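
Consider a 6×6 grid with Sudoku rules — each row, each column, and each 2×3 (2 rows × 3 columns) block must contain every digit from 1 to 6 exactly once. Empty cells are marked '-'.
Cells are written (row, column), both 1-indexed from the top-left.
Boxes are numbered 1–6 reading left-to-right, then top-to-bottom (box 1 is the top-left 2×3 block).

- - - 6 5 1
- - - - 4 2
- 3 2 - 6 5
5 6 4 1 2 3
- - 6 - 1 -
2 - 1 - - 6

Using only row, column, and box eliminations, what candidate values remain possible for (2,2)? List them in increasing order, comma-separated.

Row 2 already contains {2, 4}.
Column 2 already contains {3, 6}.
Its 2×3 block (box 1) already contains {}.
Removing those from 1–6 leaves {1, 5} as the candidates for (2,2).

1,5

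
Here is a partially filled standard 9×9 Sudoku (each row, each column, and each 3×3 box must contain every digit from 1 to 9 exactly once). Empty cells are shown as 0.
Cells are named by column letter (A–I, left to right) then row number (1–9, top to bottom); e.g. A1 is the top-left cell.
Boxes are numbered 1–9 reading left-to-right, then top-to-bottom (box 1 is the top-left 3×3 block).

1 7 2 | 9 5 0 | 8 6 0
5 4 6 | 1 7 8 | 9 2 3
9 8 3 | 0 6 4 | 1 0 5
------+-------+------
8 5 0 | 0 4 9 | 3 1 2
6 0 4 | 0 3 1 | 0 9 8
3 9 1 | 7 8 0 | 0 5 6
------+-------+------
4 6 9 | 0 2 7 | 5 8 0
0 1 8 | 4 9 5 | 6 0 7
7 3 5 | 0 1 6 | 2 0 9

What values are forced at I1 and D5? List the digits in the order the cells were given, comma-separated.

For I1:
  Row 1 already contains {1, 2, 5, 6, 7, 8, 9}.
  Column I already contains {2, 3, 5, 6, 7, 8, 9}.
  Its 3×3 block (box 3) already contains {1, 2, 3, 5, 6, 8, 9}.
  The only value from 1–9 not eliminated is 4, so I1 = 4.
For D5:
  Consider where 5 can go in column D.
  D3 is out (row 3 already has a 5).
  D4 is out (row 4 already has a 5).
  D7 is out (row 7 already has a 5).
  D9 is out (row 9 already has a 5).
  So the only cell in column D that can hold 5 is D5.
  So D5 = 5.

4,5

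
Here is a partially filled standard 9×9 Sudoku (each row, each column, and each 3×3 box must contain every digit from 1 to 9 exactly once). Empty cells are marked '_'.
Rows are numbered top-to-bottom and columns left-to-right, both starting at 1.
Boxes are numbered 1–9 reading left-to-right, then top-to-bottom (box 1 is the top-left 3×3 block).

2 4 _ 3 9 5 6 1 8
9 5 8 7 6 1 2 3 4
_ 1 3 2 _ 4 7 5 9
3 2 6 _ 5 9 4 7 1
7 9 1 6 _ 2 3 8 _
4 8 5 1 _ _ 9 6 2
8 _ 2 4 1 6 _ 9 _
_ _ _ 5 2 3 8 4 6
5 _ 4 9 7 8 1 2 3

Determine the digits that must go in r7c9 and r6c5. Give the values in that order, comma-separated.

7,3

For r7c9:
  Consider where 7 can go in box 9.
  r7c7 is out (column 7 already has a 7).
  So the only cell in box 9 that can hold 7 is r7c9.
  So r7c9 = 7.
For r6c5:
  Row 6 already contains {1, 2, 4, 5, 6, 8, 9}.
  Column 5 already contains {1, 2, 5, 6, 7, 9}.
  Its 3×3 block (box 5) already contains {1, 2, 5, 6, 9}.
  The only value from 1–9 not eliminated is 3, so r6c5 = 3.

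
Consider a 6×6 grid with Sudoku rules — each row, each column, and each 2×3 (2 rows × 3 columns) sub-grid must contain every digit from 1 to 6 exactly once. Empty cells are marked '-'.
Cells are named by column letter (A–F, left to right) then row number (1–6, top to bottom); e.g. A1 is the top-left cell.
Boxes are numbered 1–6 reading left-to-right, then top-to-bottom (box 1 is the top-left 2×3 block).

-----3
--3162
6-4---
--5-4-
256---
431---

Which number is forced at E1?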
============
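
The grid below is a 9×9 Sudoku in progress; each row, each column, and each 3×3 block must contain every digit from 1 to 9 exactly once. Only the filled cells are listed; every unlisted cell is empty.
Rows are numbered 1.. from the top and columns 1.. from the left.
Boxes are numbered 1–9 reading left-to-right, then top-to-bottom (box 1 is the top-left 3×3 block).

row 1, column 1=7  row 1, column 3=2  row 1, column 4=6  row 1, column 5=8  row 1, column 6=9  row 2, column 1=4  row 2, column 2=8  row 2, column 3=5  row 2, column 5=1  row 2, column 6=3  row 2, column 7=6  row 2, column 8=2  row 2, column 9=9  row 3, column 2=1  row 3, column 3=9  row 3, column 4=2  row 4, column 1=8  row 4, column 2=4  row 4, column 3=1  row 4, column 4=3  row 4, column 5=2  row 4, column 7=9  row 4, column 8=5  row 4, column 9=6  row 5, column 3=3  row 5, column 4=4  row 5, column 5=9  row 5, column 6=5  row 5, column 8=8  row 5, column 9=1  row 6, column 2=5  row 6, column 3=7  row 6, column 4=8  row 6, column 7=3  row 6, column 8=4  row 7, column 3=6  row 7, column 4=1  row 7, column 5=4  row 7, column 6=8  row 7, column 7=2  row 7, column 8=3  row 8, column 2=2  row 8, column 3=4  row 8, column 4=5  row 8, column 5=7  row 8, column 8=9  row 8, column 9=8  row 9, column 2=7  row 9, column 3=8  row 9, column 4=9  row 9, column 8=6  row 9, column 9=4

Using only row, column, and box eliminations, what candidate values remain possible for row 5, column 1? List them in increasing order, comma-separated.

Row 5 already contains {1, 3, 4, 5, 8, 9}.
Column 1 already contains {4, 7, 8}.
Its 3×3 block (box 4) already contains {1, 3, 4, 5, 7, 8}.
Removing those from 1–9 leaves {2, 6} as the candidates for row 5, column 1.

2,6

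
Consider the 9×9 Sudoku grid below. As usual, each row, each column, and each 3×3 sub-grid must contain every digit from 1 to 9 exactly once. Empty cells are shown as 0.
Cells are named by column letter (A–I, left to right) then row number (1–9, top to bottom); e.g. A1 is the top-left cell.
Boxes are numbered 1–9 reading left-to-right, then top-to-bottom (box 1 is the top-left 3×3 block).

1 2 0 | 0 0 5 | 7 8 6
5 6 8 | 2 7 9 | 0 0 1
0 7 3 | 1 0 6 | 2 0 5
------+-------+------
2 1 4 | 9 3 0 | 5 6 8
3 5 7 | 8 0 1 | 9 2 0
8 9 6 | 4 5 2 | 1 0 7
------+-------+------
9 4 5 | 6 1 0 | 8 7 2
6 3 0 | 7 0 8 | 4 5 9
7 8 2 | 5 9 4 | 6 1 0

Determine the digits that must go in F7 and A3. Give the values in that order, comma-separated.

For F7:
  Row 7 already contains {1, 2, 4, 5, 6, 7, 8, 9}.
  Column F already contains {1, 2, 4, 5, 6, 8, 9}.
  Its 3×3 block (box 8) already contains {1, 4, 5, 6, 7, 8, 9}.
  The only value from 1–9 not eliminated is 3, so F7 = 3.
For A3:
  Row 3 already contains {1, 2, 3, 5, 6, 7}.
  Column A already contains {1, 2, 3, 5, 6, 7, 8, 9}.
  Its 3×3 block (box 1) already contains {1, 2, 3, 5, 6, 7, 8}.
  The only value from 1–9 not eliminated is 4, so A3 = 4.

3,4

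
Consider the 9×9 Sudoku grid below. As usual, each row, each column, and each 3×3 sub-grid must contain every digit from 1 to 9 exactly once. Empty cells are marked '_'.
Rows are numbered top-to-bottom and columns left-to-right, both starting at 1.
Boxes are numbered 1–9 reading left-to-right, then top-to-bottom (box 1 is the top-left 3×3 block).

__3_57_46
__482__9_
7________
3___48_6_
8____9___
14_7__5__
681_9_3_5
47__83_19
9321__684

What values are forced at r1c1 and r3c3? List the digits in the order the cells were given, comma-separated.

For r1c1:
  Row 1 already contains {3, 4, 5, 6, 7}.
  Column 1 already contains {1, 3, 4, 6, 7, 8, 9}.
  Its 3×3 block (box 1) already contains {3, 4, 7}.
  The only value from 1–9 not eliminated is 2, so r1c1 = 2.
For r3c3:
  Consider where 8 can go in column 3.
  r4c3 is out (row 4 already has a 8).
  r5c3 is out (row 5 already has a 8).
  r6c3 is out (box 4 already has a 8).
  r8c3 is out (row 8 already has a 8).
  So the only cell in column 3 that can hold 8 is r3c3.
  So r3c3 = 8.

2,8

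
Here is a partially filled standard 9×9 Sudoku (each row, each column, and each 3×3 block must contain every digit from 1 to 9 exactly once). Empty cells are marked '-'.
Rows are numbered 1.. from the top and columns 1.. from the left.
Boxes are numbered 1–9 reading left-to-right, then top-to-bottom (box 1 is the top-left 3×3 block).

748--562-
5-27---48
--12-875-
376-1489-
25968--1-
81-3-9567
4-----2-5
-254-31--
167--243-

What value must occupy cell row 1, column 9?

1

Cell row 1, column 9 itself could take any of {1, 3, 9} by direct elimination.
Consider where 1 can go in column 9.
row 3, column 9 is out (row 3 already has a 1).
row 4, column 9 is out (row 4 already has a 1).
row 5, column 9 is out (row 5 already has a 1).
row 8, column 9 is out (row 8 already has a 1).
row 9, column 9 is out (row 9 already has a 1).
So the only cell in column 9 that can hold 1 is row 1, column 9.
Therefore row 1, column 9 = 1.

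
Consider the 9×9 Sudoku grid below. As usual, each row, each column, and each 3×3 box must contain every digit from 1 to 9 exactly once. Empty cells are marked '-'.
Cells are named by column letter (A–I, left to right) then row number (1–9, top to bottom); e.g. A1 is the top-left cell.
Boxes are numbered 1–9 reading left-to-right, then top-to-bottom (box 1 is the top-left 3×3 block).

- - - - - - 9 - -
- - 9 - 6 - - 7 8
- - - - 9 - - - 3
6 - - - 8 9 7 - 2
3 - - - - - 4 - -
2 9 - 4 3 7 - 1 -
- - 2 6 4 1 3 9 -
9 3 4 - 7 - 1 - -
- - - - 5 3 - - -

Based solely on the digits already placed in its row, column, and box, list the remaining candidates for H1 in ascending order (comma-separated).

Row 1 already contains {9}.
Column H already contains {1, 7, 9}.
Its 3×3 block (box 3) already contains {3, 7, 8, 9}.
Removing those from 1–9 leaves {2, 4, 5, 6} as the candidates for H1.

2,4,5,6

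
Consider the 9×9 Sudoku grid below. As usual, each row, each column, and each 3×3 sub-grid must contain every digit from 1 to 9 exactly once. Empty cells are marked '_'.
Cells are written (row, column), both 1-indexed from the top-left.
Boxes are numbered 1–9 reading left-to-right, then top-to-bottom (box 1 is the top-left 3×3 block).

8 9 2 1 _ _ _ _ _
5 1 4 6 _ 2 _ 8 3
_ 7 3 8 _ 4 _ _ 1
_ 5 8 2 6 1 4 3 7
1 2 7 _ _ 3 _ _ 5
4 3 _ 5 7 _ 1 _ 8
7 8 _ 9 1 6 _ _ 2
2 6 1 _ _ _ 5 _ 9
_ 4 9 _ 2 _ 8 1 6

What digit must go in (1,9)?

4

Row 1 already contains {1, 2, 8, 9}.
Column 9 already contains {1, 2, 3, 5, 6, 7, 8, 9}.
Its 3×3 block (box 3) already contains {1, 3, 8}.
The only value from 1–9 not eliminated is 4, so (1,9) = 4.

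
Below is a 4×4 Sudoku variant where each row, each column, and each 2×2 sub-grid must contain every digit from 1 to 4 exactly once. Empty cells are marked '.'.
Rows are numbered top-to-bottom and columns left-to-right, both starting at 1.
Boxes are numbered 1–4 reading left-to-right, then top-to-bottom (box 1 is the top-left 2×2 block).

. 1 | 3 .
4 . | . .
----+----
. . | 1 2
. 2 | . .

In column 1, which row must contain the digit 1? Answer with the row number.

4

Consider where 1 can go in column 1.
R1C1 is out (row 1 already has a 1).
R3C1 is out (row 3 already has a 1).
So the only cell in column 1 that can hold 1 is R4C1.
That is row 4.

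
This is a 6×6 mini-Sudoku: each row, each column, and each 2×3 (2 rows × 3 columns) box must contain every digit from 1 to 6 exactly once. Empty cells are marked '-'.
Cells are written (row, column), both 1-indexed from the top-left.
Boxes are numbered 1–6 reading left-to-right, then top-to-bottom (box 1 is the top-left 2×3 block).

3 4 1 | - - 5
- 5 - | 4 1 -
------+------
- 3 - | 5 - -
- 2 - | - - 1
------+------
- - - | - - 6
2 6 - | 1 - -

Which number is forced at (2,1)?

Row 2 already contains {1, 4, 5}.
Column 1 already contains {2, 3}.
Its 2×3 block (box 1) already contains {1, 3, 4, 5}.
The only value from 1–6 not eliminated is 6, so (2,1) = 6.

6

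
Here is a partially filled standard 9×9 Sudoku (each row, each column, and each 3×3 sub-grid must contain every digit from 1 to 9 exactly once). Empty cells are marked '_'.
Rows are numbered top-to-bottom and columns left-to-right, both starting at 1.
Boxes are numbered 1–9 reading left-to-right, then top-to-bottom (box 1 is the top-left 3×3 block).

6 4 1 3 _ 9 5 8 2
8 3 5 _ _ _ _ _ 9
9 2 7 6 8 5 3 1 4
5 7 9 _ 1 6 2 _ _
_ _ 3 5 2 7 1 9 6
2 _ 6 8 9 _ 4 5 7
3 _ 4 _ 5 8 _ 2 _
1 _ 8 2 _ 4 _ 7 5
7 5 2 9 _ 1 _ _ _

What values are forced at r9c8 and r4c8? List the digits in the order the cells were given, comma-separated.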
============
• Prompt:
Which lines above include the word "rules"? Return each one.

• Response area:
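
Consider a 6×6 grid with Sudoku rules — each row, each column, and each 2×3 (2 rows × 3 columns) block must contain every digit from 1 to 6 exactly once. Empty cells are marked '-'.
Consider a 6×6 grid with Sudoku rules — each row, each column, and each 2×3 (2 rows × 3 columns) sub-grid must contain every digit from 1 to 6 exactly once. Empty cells are marked '-'.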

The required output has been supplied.